### DATA EXTRACT
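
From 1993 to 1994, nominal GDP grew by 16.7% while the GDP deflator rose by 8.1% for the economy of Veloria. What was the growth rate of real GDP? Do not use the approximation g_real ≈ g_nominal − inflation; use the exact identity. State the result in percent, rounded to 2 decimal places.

(1 + g_nom) = (1 + g_real)(1 + π), so g_real = 1.1670 / 1.0810 − 1 = 0.07956.

7.96%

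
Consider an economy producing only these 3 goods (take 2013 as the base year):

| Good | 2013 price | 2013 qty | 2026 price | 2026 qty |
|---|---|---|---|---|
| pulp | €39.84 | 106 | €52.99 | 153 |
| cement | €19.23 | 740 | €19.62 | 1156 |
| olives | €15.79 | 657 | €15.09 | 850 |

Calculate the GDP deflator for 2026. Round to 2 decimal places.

Nominal GDP 2026 = 52.99·153 + 19.62·1156 + 15.09·850 = 43614.69.
Real GDP 2026 (at 2013 prices) = 39.84·153 + 19.23·1156 + 15.79·850 = 41746.90.
Deflator = Nominal/Real × 100 = 43614.69/41746.90 × 100 = 104.474.

104.47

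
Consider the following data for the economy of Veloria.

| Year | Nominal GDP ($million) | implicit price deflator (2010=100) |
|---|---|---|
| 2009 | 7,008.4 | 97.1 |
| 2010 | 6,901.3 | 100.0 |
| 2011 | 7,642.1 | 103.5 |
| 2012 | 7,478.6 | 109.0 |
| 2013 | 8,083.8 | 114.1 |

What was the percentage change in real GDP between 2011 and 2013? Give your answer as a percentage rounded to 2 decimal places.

-4.05%

Real GDP 2011 = 7642.1/1.035 = 7383.67.
Real GDP 2013 = 8083.8/1.141 = 7084.84.
Change = 7084.84/7383.67 − 1 = -0.0405.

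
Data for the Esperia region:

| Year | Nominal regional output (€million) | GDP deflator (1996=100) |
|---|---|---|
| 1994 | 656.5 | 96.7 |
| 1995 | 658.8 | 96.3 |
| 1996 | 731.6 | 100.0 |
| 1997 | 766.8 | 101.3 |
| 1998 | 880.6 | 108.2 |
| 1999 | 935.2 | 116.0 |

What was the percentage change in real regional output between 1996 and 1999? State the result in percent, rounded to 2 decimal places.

Real regional output 1996 = 731.6/1.000 = 731.60.
Real regional output 1999 = 935.2/1.160 = 806.21.
Change = 806.21/731.60 − 1 = 0.1020.

10.20%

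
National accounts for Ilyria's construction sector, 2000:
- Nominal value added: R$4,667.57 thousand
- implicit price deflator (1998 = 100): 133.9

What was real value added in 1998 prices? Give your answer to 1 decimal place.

R$3,485.9 thousand

Real value added = Nominal / (implicit price deflator/100) = 4667.57 / 1.339 = 3485.86.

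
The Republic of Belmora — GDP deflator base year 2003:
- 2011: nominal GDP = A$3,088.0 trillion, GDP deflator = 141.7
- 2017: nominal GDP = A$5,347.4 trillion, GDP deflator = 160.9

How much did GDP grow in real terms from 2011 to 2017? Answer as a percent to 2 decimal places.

52.50%

Real GDP 2011 = 3088.0 / 1.417 = 2179.25.
Real GDP 2017 = 5347.4 / 1.609 = 3323.43.
Real growth = 3323.43 / 2179.25 − 1 = 0.5250.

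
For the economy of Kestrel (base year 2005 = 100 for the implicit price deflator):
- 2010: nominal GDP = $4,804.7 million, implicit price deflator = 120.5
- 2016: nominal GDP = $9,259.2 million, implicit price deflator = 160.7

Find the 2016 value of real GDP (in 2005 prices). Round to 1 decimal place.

$5,761.8 million

Real GDP = Nominal / (implicit price deflator/100) = 9259.2 / 1.607 = 5761.79.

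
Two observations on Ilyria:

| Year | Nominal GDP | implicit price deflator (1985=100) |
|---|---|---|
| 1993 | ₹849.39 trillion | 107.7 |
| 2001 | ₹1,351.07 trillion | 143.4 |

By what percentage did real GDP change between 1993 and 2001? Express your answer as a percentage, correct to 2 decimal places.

Real GDP 1993 = 849.39 / 1.077 = 788.66.
Real GDP 2001 = 1351.07 / 1.434 = 942.17.
Real growth = 942.17 / 788.66 − 1 = 0.1946.

19.46%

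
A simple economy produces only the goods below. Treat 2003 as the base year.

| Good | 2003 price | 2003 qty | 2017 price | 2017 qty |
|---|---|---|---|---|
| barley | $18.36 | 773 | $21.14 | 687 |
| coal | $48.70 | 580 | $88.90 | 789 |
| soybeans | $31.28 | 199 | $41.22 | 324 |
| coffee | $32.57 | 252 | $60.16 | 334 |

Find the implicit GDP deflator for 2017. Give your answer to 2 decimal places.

163.93

Nominal GDP 2017 = 21.14·687 + 88.90·789 + 41.22·324 + 60.16·334 = 118114.00.
Real GDP 2017 (at 2003 prices) = 18.36·687 + 48.70·789 + 31.28·324 + 32.57·334 = 72050.72.
Deflator = Nominal/Real × 100 = 118114.00/72050.72 × 100 = 163.932.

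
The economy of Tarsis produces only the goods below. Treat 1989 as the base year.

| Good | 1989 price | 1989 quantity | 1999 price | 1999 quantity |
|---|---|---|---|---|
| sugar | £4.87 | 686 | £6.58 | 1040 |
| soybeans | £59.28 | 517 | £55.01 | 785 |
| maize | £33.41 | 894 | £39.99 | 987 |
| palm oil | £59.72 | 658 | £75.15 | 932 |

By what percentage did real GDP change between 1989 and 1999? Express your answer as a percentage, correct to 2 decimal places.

Real GDP 1989 = Nominal GDP 1989 = 4.87·686 + 59.28·517 + 33.41·894 + 59.72·658 = 103152.88.
Real GDP 1999 (at 1989 prices) = 4.87·1040 + 59.28·785 + 33.41·987 + 59.72·932 = 140234.31.
Real growth = 140234.31/103152.88 − 1 = 0.3595.

35.95%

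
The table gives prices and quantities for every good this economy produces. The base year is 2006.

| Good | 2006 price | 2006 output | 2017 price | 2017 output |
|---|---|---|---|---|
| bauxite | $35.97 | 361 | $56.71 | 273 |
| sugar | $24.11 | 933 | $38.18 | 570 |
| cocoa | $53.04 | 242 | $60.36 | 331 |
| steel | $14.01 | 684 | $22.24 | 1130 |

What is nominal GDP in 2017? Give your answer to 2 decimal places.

Nominal GDP 2017 = Σ (p_2017 × q_2017) = 56.71·273 + 38.18·570 + 60.36·331 + 22.24·1130 = 82354.79.

$82354.79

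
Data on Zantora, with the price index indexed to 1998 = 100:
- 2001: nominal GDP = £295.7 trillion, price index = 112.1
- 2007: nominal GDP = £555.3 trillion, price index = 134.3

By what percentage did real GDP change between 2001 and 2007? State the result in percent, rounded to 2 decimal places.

Deflate each year: 2001 → 295.7/1.121 = 263.78; 2007 → 555.3/1.343 = 413.48.
So real GDP changed by 413.48/263.78 − 1 = 0.5675, i.e. 56.75%.

56.75%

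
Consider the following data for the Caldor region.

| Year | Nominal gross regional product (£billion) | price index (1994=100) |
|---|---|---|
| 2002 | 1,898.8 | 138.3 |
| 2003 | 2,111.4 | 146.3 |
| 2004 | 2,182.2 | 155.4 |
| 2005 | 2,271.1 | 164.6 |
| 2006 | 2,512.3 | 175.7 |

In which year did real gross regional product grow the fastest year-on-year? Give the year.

2003

2003: real = 2111.4/1.463 = 1443.20; growth vs 2002 (1372.96) = 5.12%.
2004: real = 2182.2/1.554 = 1404.25; growth vs 2003 (1443.20) = -2.70%.
2005: real = 2271.1/1.646 = 1379.77; growth vs 2004 (1404.25) = -1.74%.
2006: real = 2512.3/1.757 = 1429.88; growth vs 2005 (1379.77) = 3.63%.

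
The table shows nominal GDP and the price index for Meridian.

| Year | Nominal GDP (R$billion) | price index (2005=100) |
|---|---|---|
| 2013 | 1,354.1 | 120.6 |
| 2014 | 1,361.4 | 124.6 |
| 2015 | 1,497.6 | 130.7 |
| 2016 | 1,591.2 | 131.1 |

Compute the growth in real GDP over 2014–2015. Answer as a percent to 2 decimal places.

4.87%

Real GDP 2014 = 1361.4/1.246 = 1092.62.
Real GDP 2015 = 1497.6/1.307 = 1145.83.
Change = 1145.83/1092.62 − 1 = 0.0487.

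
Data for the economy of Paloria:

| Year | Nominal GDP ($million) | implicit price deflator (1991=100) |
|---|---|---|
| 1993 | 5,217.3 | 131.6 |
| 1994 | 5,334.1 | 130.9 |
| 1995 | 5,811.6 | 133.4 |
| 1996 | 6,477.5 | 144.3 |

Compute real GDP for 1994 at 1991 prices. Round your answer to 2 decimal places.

Real GDP 1994 = 5334.1 / 1.309 = 4074.94.

$4,074.94 million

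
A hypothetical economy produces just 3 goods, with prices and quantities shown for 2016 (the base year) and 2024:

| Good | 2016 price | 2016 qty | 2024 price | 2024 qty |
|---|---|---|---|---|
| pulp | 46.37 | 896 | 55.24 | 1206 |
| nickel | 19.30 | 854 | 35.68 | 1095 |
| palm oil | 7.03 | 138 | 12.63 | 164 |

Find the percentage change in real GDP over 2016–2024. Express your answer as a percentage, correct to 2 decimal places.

32.56%

Real GDP 2016 = Nominal GDP 2016 = 46.37·896 + 19.30·854 + 7.03·138 = 58999.86.
Real GDP 2024 (at 2016 prices) = 46.37·1206 + 19.30·1095 + 7.03·164 = 78208.64.
Real growth = 78208.64/58999.86 − 1 = 0.3256.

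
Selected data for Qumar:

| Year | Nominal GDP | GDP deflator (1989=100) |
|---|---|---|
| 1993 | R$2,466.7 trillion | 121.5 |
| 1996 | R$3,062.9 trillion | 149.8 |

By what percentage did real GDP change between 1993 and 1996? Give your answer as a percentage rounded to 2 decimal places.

Deflate each year: 1993 → 2466.7/1.215 = 2030.21; 1996 → 3062.9/1.498 = 2044.66.
So real GDP changed by 2044.66/2030.21 − 1 = 0.0071, i.e. 0.71%.

0.71%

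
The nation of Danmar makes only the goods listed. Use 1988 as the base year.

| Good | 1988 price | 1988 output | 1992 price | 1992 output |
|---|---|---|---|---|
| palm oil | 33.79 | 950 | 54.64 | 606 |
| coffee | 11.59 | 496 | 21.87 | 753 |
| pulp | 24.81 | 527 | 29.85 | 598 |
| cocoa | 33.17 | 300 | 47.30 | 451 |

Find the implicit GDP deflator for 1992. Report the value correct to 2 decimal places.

Nominal GDP 1992 = 54.64·606 + 21.87·753 + 29.85·598 + 47.30·451 = 88762.55.
Real GDP 1992 (at 1988 prices) = 33.79·606 + 11.59·753 + 24.81·598 + 33.17·451 = 59000.06.
Deflator = Nominal/Real × 100 = 88762.55/59000.06 × 100 = 150.445.

150.44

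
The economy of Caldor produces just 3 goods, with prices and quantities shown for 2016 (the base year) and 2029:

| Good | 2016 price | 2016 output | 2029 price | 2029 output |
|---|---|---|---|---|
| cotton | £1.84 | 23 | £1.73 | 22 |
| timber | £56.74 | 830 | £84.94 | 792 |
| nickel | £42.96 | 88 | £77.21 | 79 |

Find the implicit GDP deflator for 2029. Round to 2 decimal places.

Nominal GDP 2029 = 1.73·22 + 84.94·792 + 77.21·79 = 73410.13.
Real GDP 2029 (at 2016 prices) = 1.84·22 + 56.74·792 + 42.96·79 = 48372.40.
Deflator = Nominal/Real × 100 = 73410.13/48372.40 × 100 = 151.760.

151.76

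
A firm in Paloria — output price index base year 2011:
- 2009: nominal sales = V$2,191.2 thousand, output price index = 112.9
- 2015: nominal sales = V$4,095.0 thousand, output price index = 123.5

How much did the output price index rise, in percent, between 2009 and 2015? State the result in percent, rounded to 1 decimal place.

Price-level change = 123.5 / 112.9 − 1 = 0.0939.

9.4%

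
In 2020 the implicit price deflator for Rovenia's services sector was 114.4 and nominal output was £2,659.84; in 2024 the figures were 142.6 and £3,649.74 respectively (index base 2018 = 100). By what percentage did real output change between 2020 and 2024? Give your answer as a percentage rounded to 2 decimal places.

10.08%

Deflate each year: 2020 → 2659.84/1.144 = 2325.03; 2024 → 3649.74/1.426 = 2559.42.
So real output changed by 2559.42/2325.03 − 1 = 0.1008, i.e. 10.08%.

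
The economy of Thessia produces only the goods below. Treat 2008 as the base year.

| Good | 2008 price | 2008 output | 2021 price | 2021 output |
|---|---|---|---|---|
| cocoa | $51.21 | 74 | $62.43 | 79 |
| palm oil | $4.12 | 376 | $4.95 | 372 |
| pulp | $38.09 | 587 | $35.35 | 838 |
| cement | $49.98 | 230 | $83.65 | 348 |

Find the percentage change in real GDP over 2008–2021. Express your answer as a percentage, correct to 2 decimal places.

Real GDP 2008 = Nominal GDP 2008 = 51.21·74 + 4.12·376 + 38.09·587 + 49.98·230 = 39192.89.
Real GDP 2021 (at 2008 prices) = 51.21·79 + 4.12·372 + 38.09·838 + 49.98·348 = 54890.69.
Real growth = 54890.69/39192.89 − 1 = 0.4005.

40.05%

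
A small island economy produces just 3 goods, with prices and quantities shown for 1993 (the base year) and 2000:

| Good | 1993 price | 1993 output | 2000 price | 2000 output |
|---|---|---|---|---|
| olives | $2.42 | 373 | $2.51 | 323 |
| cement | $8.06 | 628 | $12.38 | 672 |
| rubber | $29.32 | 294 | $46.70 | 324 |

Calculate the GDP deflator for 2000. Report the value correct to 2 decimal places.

Nominal GDP 2000 = 2.51·323 + 12.38·672 + 46.70·324 = 24260.89.
Real GDP 2000 (at 1993 prices) = 2.42·323 + 8.06·672 + 29.32·324 = 15697.66.
Deflator = Nominal/Real × 100 = 24260.89/15697.66 × 100 = 154.551.

154.55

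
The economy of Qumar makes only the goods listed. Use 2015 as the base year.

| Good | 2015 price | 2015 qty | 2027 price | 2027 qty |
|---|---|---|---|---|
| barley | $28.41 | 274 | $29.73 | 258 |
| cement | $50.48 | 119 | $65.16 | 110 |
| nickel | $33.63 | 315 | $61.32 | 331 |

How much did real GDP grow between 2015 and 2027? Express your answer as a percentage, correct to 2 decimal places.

-1.52%

Real GDP 2015 = Nominal GDP 2015 = 28.41·274 + 50.48·119 + 33.63·315 = 24384.91.
Real GDP 2027 (at 2015 prices) = 28.41·258 + 50.48·110 + 33.63·331 = 24014.11.
Real growth = 24014.11/24384.91 − 1 = -0.0152.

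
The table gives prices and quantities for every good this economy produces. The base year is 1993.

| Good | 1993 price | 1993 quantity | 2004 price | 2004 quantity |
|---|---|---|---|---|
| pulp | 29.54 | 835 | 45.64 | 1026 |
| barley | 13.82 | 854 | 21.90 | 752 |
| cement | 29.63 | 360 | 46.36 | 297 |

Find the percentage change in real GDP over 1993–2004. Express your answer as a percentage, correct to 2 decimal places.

5.02%

Real GDP 1993 = Nominal GDP 1993 = 29.54·835 + 13.82·854 + 29.63·360 = 47134.98.
Real GDP 2004 (at 1993 prices) = 29.54·1026 + 13.82·752 + 29.63·297 = 49500.79.
Real growth = 49500.79/47134.98 − 1 = 0.0502.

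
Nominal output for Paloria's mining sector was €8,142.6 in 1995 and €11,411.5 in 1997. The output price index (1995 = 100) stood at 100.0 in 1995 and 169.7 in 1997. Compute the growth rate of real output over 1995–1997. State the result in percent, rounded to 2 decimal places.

Deflate each year: 1995 → 8142.6/1.000 = 8142.60; 1997 → 11411.5/1.697 = 6724.51.
So real output changed by 6724.51/8142.60 − 1 = -0.1742, i.e. -17.42%.

-17.42%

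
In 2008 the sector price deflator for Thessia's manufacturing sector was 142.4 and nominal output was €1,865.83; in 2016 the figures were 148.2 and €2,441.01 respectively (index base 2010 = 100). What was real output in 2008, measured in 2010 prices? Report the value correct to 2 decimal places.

Real output = Nominal / (sector price deflator/100) = 1865.83 / 1.424 = 1310.27.

€1,310.27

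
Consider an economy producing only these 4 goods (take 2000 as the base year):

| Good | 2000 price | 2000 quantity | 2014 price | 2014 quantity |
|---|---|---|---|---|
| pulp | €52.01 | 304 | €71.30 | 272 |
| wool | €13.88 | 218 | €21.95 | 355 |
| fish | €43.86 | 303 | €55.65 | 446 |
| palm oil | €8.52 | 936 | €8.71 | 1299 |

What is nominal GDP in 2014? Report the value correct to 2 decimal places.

€63320.04

Nominal GDP 2014 = Σ (p_2014 × q_2014) = 71.30·272 + 21.95·355 + 55.65·446 + 8.71·1299 = 63320.04.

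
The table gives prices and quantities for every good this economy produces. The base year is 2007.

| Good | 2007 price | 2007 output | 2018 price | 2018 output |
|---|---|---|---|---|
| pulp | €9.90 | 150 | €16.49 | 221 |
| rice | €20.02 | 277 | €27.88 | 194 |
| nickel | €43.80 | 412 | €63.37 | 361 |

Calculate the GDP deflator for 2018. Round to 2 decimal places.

145.91

Nominal GDP 2018 = 16.49·221 + 27.88·194 + 63.37·361 = 31929.58.
Real GDP 2018 (at 2007 prices) = 9.90·221 + 20.02·194 + 43.80·361 = 21883.58.
Deflator = Nominal/Real × 100 = 31929.58/21883.58 × 100 = 145.907.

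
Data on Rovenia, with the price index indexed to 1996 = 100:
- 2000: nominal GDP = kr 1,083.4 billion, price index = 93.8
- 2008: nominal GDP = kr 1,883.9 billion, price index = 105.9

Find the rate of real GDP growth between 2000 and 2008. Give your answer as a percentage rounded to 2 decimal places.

Deflate each year: 2000 → 1083.4/0.938 = 1155.01; 2008 → 1883.9/1.059 = 1778.94.
So real GDP changed by 1778.94/1155.01 − 1 = 0.5402, i.e. 54.02%.

54.02%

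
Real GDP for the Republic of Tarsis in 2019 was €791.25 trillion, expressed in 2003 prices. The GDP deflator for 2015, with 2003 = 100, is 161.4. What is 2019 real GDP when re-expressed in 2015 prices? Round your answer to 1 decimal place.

Real GDP in 2015 prices = Real GDP in 2003 prices × (P_2015/P_2003) = 791.25 × 1.614 = 1277.08.

€1,277.1 trillion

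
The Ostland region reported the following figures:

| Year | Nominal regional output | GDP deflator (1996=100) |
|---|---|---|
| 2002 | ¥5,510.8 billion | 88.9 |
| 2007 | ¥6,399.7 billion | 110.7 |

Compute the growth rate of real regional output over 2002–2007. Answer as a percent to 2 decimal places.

Deflate each year: 2002 → 5510.8/0.889 = 6198.88; 2007 → 6399.7/1.107 = 5781.12.
So real regional output changed by 5781.12/6198.88 − 1 = -0.0674, i.e. -6.74%.

-6.74%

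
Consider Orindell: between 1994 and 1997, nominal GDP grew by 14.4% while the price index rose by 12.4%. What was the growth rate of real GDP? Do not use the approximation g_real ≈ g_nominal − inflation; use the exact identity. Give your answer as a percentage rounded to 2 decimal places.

1.78%

(1 + g_nom) = (1 + g_real)(1 + π), so g_real = 1.1440 / 1.1240 − 1 = 0.01779.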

### AIM OF THE EXERCISE
Reproduce exactly the entries above, limited to the lines from the one with "35.68 | 1095 |" through the one with "The economy of Caldor", both included.

### OUTPUT
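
| nickel | 19.30 | 854 | 35.68 | 1095 |
| palm oil | 7.03 | 138 | 12.63 | 164 |

Find the percentage change in real GDP over 2016–2024. Express your answer as a percentage, correct to 2 decimal places.

32.56%

Real GDP 2016 = Nominal GDP 2016 = 46.37·896 + 19.30·854 + 7.03·138 = 58999.86.
Real GDP 2024 (at 2016 prices) = 46.37·1206 + 19.30·1095 + 7.03·164 = 78208.64.
Real growth = 78208.64/58999.86 − 1 = 0.3256.

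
Selected data for Qumar:

| Year | Nominal GDP | GDP deflator (1989=100) |
|---|---|---|
| 1993 | R$2,466.7 trillion | 121.5 |
| 1996 | R$3,062.9 trillion | 149.8 |

By what percentage did real GDP change between 1993 and 1996? Give your answer as a percentage rounded to 2 decimal places.

Deflate each year: 1993 → 2466.7/1.215 = 2030.21; 1996 → 3062.9/1.498 = 2044.66.
So real GDP changed by 2044.66/2030.21 − 1 = 0.0071, i.e. 0.71%.

0.71%

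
The nation of Danmar makes only the goods listed. Use 1988 as the base year.

| Good | 1988 price | 1988 output | 1992 price | 1992 output |
|---|---|---|---|---|
| palm oil | 33.79 | 950 | 54.64 | 606 |
| coffee | 11.59 | 496 | 21.87 | 753 |
| pulp | 24.81 | 527 | 29.85 | 598 |
| cocoa | 33.17 | 300 | 47.30 | 451 |

Find the implicit GDP deflator for 1992. Report the value correct to 2 decimal places.

Nominal GDP 1992 = 54.64·606 + 21.87·753 + 29.85·598 + 47.30·451 = 88762.55.
Real GDP 1992 (at 1988 prices) = 33.79·606 + 11.59·753 + 24.81·598 + 33.17·451 = 59000.06.
Deflator = Nominal/Real × 100 = 88762.55/59000.06 × 100 = 150.445.

150.44

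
The economy of Caldor produces just 3 goods, with prices and quantities shown for 2016 (the base year) and 2029: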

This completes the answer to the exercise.